[Stored items]
....................
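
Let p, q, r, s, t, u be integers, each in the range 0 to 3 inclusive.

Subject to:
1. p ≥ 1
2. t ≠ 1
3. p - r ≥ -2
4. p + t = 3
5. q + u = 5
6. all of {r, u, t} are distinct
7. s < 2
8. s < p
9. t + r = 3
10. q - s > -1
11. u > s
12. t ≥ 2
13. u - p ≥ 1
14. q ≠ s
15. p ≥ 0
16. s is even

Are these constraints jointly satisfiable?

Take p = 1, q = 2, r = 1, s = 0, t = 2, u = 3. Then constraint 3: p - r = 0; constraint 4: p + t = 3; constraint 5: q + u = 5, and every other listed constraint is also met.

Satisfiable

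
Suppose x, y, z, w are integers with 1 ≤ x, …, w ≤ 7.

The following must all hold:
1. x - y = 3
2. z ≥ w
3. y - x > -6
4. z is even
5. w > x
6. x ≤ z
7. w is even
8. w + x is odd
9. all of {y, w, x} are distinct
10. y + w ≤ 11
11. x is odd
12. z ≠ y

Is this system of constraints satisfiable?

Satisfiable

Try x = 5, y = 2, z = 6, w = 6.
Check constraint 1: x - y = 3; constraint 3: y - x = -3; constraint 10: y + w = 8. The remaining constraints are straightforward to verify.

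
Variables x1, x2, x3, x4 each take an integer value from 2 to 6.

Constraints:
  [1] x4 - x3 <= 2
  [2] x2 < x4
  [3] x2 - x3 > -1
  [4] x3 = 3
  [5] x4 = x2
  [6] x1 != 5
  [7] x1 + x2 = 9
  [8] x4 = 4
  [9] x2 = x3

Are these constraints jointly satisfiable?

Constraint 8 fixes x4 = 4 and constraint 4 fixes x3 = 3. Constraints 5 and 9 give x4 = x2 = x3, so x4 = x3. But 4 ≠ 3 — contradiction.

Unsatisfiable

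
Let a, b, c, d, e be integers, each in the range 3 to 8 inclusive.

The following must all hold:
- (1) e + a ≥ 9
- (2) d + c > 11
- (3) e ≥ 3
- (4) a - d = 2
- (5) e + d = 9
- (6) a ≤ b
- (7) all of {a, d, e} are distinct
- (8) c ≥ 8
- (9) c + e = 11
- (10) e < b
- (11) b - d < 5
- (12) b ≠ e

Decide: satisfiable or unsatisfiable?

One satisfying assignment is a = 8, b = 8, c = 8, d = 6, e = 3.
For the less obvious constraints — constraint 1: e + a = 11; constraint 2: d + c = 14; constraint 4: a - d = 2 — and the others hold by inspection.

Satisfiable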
....................
• Exercise brief: From the first line of the records above to the line that contains "[9] x2 = x3", quote each line exactly.

• Exercise output:
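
Let p, q, r, s, t, u be integers, each in the range 0 to 3 inclusive.

Subject to:
1. p ≥ 1
2. t ≠ 1
3. p - r ≥ -2
4. p + t = 3
5. q + u = 5
6. all of {r, u, t} are distinct
7. s < 2
8. s < p
9. t + r = 3
10. q - s > -1
11. u > s
12. t ≥ 2
13. u - p ≥ 1
14. q ≠ s
15. p ≥ 0
16. s is even

Are these constraints jointly satisfiable?

Take p = 1, q = 2, r = 1, s = 0, t = 2, u = 3. Then constraint 3: p - r = 0; constraint 4: p + t = 3; constraint 5: q + u = 5, and every other listed constraint is also met.

Satisfiable

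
Suppose x, y, z, w are integers with 1 ≤ x, …, w ≤ 7.

The following must all hold:
1. x - y = 3
2. z ≥ w
3. y - x > -6
4. z is even
5. w > x
6. x ≤ z
7. w is even
8. w + x is odd
9. all of {y, w, x} are distinct
10. y + w ≤ 11
11. x is odd
12. z ≠ y

Is this system of constraints satisfiable?

Satisfiable

Try x = 5, y = 2, z = 6, w = 6.
Check constraint 1: x - y = 3; constraint 3: y - x = -3; constraint 10: y + w = 8. The remaining constraints are straightforward to verify.

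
Variables x1, x2, x3, x4 each take an integer value from 2 to 6.

Constraints:
  [1] x4 - x3 <= 2
  [2] x2 < x4
  [3] x2 - x3 > -1
  [4] x3 = 3
  [5] x4 = x2
  [6] x1 != 5
  [7] x1 + x2 = 9
  [8] x4 = 4
  [9] x2 = x3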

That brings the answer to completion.